Try it :: Make an exact copy of the lines below.
===== Entries provided
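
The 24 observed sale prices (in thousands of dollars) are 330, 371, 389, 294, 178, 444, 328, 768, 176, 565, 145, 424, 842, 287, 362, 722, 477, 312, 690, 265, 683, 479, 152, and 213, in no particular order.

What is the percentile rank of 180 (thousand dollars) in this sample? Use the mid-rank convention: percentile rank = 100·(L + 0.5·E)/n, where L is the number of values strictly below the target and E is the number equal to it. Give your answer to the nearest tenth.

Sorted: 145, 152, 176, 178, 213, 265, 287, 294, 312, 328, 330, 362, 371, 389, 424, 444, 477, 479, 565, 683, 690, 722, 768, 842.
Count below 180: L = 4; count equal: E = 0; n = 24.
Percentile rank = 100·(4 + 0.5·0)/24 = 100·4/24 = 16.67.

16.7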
==========
Exercise result ::
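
The 24 observed sale prices (in thousands of dollars) are 330, 371, 389, 294, 178, 444, 328, 768, 176, 565, 145, 424, 842, 287, 362, 722, 477, 312, 690, 265, 683, 479, 152, and 213, in no particular order.

What is the percentile rank of 180 (thousand dollars) in this sample? Use the mid-rank convention: percentile rank = 100·(L + 0.5·E)/n, where L is the number of values strictly below the target and E is the number equal to it. Give your answer to the nearest tenth.

Sorted: 145, 152, 176, 178, 213, 265, 287, 294, 312, 328, 330, 362, 371, 389, 424, 444, 477, 479, 565, 683, 690, 722, 768, 842.
Count below 180: L = 4; count equal: E = 0; n = 24.
Percentile rank = 100·(4 + 0.5·0)/24 = 100·4/24 = 16.67.

16.7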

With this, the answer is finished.